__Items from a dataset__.
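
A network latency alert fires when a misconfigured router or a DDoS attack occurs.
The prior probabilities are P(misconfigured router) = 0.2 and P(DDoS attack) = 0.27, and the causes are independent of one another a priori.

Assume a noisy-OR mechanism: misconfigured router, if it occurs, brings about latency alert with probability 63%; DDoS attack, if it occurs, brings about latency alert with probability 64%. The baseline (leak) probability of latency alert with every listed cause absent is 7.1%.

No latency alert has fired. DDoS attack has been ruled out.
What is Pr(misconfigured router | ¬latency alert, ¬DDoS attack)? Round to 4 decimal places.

Pr(misconfigured router | ¬latency alert, ¬DDoS attack) ≈ 0.0847

Under noisy-OR, P(latency alert | causes) = 1 − (1−0.071)·∏(1−qᵢ) over the active causes.
Numerator (weight on configurations with misconfigured router): 0.34373·0.2 = 0.068746
Denominator P(¬latency alert | ¬DDoS attack): 0.929·0.8 + 0.34373·0.2 = 0.811946
P(misconfigured router | ¬latency alert, ¬DDoS attack) = 0.068746/0.811946 ≈ 0.0847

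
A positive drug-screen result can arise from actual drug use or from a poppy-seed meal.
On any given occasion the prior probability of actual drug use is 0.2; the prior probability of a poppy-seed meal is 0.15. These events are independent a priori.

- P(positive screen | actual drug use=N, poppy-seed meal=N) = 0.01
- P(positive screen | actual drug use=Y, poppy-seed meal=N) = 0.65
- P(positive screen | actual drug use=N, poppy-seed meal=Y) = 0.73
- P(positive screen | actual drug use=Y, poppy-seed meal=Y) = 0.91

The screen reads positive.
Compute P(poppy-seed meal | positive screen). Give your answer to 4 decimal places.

P(poppy-seed meal | positive screen) ≈ 0.4948

P(positive screen) = 0.01*0.8*0.85 + 0.73*0.8*0.15 + 0.65*0.2*0.85 + 0.91*0.2*0.15 = 0.006800 + 0.087600 + 0.110500 + 0.027300 = 0.232200
The poppy-seed meal-present share is 0.087600 + 0.027300 = 0.114900.
So P(poppy-seed meal | positive screen) = 0.114900/0.232200 ≈ 0.4948.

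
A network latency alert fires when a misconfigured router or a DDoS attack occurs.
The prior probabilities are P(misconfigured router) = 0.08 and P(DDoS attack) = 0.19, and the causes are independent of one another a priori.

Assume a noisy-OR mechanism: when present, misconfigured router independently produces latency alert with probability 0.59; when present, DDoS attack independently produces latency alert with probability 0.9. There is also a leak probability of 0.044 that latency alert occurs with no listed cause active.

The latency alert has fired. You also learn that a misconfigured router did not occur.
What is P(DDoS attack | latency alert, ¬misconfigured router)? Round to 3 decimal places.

P(DDoS attack | latency alert, ¬misconfigured router) ≈ 0.828

Under noisy-OR, P(latency alert | causes) = 1 − (1−0.044)·∏(1−qᵢ) over the active causes.
P(latency alert | ¬misconfigured router) = 0.044*0.81 + 0.9044*0.19 = 0.035640 + 0.171836 = 0.207476
Restricting to configurations with DDoS attack present: 0.9044*0.19 = 0.171836.
Hence the posterior is 0.171836/0.207476 ≈ 0.828.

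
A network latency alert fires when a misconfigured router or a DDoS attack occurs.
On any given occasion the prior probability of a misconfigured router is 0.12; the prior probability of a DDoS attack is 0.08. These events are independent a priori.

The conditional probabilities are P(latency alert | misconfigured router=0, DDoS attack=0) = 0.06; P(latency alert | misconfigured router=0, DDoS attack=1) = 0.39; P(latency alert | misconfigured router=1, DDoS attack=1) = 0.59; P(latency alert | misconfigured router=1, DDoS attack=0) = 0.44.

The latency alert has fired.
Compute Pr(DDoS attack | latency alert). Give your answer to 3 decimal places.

Pr(DDoS attack | latency alert) ≈ 0.254

Enumerate the 4 (misconfigured router, DDoS attack) configurations and weight by the priors:
  P(latency alert) = 0.06*0.88*0.92 + 0.39*0.88*0.08 + 0.44*0.12*0.92 + 0.59*0.12*0.08
        = 0.048576 + 0.027456 + 0.048576 + 0.005664 = 0.130272
The terms with DDoS attack present sum to 0.033120, so
  P(DDoS attack | latency alert) = 0.033120 / 0.130272 ≈ 0.254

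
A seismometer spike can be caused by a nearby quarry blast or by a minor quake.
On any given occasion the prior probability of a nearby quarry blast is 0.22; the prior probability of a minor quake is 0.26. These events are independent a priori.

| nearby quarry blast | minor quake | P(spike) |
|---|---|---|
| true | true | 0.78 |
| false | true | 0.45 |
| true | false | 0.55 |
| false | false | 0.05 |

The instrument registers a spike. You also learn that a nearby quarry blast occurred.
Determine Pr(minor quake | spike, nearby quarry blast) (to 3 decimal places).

Numerator (weight on configurations with minor quake): 0.78·0.26 = 0.202800
Denominator P(spike | nearby quarry blast): 0.55·0.74 + 0.78·0.26 = 0.609800
P(minor quake | spike, nearby quarry blast) = 0.202800/0.609800 ≈ 0.333

Pr(minor quake | spike, nearby quarry blast) ≈ 0.333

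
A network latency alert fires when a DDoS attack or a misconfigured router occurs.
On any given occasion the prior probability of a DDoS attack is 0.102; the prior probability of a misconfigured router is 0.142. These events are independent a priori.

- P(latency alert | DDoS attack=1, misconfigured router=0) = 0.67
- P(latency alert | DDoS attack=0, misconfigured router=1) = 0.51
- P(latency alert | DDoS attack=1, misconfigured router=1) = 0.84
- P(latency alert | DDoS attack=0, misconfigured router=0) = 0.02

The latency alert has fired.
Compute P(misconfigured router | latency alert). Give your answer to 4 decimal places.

P(misconfigured router | latency alert) ≈ 0.5104

Enumerate the 4 (DDoS attack, misconfigured router) configurations and weight by the priors:
  P(latency alert) = 0.02*0.898*0.858 + 0.51*0.898*0.142 + 0.67*0.102*0.858 + 0.84*0.102*0.142
        = 0.015410 + 0.065033 + 0.058636 + 0.012167 = 0.151246
Configurations with misconfigured router contribute 0.077200, so
  P(misconfigured router | latency alert) = 0.077200 / 0.151246 ≈ 0.5104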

__Activity__. Lines from the one containing "Compute P(misconfigured router" to the last line above, both included: copy these exactly and write nothing else.

__Response__.
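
Compute P(misconfigured router | latency alert). Give your answer to 4 decimal places.

P(misconfigured router | latency alert) ≈ 0.5104

Enumerate the 4 (DDoS attack, misconfigured router) configurations and weight by the priors:
  P(latency alert) = 0.02*0.898*0.858 + 0.51*0.898*0.142 + 0.67*0.102*0.858 + 0.84*0.102*0.142
        = 0.015410 + 0.065033 + 0.058636 + 0.012167 = 0.151246
Configurations with misconfigured router contribute 0.077200, so
  P(misconfigured router | latency alert) = 0.077200 / 0.151246 ≈ 0.5104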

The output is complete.